Task instructions | Your answer must consist of one number: how many lines in the records contain "nest".
***** Material provided
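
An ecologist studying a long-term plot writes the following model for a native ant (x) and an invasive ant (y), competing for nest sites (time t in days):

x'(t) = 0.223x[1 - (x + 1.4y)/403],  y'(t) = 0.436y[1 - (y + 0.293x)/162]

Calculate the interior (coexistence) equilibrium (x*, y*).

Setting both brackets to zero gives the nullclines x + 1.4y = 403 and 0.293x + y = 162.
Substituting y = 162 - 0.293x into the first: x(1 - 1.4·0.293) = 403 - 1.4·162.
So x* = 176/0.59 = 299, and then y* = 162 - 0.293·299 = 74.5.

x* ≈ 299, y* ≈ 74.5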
**********
***** Material provided
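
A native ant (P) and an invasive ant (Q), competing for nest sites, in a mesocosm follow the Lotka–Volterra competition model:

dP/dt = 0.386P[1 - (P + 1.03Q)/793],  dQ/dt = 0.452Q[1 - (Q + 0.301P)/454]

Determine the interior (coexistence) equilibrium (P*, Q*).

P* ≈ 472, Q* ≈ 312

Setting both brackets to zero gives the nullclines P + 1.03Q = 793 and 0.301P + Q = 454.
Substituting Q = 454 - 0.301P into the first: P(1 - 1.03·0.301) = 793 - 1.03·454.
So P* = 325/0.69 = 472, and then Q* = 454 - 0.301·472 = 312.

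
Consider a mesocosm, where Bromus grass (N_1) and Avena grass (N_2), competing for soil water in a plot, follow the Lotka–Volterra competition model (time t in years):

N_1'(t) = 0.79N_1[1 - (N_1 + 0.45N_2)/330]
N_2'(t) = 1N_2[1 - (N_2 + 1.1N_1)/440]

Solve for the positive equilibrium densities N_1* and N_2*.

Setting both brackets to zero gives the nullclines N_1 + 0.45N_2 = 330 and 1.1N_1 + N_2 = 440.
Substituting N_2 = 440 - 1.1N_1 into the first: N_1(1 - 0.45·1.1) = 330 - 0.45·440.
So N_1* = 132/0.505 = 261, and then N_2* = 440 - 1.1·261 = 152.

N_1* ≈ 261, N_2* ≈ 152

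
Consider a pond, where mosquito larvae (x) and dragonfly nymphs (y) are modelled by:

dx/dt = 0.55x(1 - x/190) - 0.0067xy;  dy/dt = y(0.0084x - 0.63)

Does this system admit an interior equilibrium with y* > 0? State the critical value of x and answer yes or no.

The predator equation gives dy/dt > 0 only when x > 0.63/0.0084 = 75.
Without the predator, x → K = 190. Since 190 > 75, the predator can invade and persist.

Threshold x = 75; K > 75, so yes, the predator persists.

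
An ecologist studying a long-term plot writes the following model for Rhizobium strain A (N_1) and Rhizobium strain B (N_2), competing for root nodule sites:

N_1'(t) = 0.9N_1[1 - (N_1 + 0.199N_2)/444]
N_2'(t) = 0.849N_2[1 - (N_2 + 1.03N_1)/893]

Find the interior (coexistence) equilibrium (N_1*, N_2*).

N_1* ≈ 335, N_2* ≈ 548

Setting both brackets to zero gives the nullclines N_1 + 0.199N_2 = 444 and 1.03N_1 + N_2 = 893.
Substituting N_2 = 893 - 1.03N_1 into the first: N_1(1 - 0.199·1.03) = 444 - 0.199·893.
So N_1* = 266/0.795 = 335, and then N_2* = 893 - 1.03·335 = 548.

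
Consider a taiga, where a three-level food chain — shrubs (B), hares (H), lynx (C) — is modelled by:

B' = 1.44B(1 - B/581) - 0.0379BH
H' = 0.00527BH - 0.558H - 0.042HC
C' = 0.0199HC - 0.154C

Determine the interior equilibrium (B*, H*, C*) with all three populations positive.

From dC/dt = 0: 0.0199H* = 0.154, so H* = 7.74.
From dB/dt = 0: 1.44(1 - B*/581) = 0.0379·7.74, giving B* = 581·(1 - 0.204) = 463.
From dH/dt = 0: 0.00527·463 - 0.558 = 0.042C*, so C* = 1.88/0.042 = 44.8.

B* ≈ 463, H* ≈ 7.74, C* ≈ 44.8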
**********
Exercise result | 2